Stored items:
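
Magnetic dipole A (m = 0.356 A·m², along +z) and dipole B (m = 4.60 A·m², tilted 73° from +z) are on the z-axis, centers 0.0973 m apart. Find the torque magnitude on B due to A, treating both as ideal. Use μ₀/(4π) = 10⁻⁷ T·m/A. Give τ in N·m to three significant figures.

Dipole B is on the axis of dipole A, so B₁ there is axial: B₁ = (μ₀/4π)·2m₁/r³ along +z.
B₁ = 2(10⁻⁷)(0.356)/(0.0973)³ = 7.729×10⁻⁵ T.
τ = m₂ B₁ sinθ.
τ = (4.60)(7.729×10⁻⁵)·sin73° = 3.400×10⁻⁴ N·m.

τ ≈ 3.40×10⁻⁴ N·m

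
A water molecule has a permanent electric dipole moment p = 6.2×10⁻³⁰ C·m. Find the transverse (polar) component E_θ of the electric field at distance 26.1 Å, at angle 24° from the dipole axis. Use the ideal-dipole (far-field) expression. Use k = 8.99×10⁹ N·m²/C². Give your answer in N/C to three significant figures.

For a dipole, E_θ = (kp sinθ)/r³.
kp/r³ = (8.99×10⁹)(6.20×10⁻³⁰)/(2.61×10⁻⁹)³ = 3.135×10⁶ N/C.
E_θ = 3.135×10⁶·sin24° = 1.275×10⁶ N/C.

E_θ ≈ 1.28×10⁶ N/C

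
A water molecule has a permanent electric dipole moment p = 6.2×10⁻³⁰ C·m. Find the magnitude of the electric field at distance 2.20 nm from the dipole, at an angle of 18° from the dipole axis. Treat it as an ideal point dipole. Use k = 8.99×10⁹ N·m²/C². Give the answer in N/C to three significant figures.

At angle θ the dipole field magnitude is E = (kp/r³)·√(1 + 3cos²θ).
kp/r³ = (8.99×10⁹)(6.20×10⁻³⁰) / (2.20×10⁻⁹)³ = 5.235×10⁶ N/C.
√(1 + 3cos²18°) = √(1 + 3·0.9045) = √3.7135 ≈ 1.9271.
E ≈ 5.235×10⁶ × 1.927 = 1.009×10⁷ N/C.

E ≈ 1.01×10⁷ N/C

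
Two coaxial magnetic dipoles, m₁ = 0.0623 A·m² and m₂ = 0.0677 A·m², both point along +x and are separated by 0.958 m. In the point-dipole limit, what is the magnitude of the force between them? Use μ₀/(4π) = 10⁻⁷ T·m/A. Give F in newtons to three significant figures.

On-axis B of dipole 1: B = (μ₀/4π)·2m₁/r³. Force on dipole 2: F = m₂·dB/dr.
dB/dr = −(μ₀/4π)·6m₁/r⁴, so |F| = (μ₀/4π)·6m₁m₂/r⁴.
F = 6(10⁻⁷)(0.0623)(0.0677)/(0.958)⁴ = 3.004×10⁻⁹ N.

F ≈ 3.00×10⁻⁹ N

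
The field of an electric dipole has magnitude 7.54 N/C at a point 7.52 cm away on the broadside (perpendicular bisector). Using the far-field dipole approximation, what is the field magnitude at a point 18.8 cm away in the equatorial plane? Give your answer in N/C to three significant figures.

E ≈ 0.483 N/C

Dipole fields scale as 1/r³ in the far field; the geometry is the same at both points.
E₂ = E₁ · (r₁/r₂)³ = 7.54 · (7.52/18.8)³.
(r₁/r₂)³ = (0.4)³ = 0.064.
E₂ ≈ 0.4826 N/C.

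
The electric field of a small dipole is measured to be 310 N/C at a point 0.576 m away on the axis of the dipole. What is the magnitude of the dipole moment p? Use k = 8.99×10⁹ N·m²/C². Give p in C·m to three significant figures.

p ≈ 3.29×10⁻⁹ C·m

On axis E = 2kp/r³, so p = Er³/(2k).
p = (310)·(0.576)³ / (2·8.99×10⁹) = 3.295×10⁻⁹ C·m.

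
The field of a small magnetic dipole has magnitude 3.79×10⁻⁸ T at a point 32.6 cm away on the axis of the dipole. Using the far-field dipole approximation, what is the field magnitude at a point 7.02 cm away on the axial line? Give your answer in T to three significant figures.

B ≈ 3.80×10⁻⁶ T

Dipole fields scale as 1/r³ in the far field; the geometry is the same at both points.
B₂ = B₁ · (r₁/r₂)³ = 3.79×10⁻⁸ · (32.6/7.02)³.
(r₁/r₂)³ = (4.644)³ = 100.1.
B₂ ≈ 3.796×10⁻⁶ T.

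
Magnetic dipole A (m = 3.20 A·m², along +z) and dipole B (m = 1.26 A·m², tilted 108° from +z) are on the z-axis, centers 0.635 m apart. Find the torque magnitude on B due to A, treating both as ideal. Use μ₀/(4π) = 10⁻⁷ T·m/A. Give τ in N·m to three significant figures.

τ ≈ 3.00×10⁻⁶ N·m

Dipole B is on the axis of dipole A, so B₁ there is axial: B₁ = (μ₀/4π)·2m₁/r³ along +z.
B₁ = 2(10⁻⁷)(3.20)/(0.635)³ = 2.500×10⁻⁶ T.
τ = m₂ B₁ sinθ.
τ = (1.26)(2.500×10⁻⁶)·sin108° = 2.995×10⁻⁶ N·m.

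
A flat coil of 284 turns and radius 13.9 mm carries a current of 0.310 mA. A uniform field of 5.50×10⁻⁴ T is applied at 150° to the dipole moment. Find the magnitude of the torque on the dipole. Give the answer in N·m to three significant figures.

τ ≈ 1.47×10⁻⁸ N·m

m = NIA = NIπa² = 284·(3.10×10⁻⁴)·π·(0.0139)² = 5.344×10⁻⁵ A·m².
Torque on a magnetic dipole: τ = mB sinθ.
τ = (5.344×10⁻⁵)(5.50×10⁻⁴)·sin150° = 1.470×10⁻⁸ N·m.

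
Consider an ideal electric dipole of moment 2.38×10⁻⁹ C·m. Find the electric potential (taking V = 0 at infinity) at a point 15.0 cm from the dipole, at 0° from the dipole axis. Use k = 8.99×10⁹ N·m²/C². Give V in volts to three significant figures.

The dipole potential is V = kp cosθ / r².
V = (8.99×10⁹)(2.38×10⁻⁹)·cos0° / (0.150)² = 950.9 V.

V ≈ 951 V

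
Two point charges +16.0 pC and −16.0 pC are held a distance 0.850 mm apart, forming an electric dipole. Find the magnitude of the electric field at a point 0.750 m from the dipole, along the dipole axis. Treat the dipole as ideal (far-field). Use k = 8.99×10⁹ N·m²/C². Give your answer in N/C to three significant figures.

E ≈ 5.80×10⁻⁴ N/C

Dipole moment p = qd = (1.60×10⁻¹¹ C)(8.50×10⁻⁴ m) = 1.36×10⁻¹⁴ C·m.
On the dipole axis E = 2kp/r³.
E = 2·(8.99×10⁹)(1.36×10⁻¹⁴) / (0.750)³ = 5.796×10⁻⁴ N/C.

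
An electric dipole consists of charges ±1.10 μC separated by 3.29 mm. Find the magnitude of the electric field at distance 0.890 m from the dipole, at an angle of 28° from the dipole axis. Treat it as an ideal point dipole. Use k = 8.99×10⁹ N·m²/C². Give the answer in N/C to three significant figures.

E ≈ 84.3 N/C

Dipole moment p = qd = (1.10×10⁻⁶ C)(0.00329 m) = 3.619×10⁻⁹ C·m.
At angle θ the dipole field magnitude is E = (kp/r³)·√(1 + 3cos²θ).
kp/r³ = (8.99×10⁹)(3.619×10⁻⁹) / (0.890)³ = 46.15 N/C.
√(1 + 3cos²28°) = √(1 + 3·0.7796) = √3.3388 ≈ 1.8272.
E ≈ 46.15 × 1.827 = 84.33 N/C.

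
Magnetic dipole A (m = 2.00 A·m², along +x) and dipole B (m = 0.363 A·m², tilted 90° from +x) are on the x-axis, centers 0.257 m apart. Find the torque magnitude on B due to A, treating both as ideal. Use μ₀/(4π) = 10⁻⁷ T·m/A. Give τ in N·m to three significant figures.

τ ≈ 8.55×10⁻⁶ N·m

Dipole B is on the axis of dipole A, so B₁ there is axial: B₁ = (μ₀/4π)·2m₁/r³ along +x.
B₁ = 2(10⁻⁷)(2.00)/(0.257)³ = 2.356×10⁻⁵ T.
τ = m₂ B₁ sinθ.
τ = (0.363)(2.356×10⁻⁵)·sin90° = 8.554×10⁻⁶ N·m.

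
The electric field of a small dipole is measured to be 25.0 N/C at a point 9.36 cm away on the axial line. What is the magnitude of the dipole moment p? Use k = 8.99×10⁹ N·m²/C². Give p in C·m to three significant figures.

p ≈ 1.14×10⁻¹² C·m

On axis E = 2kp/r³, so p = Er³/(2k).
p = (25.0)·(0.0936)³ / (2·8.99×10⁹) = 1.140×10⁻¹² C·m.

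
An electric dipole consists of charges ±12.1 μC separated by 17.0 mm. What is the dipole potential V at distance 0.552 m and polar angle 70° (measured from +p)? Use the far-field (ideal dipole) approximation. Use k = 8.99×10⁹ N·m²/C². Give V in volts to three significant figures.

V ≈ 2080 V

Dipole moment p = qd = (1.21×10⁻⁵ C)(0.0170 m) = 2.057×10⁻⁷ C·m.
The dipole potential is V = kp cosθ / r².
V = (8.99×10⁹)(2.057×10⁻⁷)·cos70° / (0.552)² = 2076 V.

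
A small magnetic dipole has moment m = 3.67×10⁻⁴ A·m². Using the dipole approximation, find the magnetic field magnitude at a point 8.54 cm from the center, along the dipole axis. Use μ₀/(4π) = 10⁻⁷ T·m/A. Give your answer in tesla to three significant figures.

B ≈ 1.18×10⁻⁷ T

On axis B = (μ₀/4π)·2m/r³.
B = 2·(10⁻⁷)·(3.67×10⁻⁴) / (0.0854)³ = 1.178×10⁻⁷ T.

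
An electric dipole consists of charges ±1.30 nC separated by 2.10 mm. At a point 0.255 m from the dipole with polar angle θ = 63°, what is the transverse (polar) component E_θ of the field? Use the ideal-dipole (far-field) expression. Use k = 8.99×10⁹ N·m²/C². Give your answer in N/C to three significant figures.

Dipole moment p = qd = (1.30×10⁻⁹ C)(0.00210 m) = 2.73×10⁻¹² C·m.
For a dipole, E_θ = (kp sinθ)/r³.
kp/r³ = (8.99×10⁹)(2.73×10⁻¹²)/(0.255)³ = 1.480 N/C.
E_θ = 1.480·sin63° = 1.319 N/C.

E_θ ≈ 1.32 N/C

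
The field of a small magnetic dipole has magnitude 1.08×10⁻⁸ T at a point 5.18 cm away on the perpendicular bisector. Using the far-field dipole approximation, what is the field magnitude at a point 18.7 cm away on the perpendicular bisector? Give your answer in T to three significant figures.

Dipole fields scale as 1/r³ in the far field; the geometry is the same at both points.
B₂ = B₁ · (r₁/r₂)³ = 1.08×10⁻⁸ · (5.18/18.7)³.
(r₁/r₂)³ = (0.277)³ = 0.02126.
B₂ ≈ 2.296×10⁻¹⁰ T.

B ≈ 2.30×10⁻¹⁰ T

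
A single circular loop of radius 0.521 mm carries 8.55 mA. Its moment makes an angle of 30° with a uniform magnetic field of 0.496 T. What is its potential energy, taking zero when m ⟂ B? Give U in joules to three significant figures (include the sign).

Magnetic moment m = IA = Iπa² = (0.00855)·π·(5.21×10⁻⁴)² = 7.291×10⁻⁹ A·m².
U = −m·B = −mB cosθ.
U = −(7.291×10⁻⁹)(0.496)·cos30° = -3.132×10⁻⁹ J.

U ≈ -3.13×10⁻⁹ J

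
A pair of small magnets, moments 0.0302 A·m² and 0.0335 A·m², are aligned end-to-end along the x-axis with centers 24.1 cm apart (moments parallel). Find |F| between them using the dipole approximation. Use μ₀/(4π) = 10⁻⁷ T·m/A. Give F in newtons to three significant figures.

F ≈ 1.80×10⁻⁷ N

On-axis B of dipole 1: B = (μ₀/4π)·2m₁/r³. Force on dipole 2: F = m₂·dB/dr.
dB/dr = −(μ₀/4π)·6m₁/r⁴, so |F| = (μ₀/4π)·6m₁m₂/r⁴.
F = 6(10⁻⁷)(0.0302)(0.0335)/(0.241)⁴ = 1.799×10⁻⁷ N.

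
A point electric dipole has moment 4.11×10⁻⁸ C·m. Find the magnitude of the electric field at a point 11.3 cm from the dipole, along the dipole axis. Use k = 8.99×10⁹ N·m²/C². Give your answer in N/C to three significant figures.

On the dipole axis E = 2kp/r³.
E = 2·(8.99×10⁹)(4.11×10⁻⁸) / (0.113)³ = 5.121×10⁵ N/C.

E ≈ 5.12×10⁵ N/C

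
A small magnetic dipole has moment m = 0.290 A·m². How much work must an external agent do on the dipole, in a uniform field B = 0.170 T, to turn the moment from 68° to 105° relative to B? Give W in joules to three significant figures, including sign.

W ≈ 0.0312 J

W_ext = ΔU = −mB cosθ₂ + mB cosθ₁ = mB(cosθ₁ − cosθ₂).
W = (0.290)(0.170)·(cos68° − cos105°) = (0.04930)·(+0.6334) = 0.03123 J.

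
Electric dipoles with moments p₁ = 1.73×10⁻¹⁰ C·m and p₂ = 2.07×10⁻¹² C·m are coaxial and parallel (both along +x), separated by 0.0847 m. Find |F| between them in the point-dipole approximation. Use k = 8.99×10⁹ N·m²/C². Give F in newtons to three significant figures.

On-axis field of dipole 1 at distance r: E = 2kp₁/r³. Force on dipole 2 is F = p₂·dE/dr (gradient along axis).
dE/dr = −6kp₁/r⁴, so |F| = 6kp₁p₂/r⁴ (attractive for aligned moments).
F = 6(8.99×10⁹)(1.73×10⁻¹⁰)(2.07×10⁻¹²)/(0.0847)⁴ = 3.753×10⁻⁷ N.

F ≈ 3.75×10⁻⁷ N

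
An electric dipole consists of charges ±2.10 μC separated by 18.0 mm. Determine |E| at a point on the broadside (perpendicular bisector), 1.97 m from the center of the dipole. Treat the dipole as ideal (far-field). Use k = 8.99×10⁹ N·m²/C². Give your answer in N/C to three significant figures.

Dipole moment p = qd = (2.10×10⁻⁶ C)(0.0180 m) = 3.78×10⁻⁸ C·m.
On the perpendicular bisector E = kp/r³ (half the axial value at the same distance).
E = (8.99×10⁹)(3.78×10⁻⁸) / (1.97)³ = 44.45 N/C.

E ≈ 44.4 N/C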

THE TASK: Only the lines from the one containing "Electric dipoles with" through the final line above should be duplicated, exactly as they stand.

RESULT OF THIS TASK:
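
Electric dipoles with moments p₁ = 1.73×10⁻¹⁰ C·m and p₂ = 2.07×10⁻¹² C·m are coaxial and parallel (both along +x), separated by 0.0847 m. Find |F| between them in the point-dipole approximation. Use k = 8.99×10⁹ N·m²/C². Give F in newtons to three significant figures.

On-axis field of dipole 1 at distance r: E = 2kp₁/r³. Force on dipole 2 is F = p₂·dE/dr (gradient along axis).
dE/dr = −6kp₁/r⁴, so |F| = 6kp₁p₂/r⁴ (attractive for aligned moments).
F = 6(8.99×10⁹)(1.73×10⁻¹⁰)(2.07×10⁻¹²)/(0.0847)⁴ = 3.753×10⁻⁷ N.

F ≈ 3.75×10⁻⁷ N

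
An electric dipole consists of charges ±2.10 μC separated by 18.0 mm. Determine |E| at a point on the broadside (perpendicular bisector), 1.97 m from the center of the dipole. Treat the dipole as ideal (far-field). Use k = 8.99×10⁹ N·m²/C². Give your answer in N/C to three significant figures.

Dipole moment p = qd = (2.10×10⁻⁶ C)(0.0180 m) = 3.78×10⁻⁸ C·m.
On the perpendicular bisector E = kp/r³ (half the axial value at the same distance).
E = (8.99×10⁹)(3.78×10⁻⁸) / (1.97)³ = 44.45 N/C.

E ≈ 44.4 N/C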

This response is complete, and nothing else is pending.